- [TASK STATEMENT]
From the data below, give the number of lines holding the word "Jack", with nothing else added.

- [DATASET ENTRIES]
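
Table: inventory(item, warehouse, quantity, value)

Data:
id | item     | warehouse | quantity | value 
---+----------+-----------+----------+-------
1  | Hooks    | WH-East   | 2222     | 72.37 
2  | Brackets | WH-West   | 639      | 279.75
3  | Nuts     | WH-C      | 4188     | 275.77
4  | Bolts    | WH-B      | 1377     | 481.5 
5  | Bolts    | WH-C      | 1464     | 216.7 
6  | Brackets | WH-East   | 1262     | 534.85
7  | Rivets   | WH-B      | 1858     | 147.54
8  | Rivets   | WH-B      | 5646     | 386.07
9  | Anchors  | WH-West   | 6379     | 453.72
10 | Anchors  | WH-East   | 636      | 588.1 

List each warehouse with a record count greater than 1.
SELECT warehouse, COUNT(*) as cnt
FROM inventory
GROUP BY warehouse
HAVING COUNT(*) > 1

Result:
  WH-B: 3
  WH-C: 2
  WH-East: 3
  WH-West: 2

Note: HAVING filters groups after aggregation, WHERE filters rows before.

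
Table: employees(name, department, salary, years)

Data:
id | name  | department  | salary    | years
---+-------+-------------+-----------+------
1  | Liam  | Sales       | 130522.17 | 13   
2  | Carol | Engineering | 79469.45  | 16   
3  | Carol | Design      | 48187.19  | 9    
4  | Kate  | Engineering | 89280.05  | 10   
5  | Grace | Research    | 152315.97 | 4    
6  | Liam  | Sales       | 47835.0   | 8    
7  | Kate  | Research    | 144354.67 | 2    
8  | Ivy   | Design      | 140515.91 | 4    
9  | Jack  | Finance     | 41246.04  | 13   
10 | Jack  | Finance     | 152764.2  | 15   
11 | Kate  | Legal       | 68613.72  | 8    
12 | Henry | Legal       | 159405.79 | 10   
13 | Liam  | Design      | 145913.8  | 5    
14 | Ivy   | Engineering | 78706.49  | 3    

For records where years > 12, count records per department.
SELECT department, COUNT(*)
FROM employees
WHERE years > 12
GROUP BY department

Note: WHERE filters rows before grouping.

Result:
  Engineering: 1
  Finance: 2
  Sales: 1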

==

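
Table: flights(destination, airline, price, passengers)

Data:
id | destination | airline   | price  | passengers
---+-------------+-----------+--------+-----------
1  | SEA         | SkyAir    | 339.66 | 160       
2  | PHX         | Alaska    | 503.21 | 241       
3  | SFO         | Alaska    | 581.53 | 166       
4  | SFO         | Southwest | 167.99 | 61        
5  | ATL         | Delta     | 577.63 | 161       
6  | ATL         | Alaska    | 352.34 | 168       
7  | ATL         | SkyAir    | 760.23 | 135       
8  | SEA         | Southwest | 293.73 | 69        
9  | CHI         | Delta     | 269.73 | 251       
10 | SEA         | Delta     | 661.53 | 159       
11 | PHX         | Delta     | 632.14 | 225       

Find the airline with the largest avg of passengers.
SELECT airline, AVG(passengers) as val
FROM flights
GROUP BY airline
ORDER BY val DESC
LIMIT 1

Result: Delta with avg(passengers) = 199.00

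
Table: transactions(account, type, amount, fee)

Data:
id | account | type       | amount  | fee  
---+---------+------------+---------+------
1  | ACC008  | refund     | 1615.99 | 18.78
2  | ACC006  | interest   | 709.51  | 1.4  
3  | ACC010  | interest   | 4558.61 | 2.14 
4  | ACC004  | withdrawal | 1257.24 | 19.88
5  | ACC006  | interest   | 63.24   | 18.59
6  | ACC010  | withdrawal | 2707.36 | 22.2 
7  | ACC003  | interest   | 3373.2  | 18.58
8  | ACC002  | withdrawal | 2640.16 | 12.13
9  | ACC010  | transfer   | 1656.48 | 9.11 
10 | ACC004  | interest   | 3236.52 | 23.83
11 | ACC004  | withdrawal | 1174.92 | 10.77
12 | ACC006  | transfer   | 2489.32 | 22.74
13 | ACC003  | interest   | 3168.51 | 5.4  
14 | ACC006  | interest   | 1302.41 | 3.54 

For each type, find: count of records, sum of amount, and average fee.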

- [SOLUTION]
2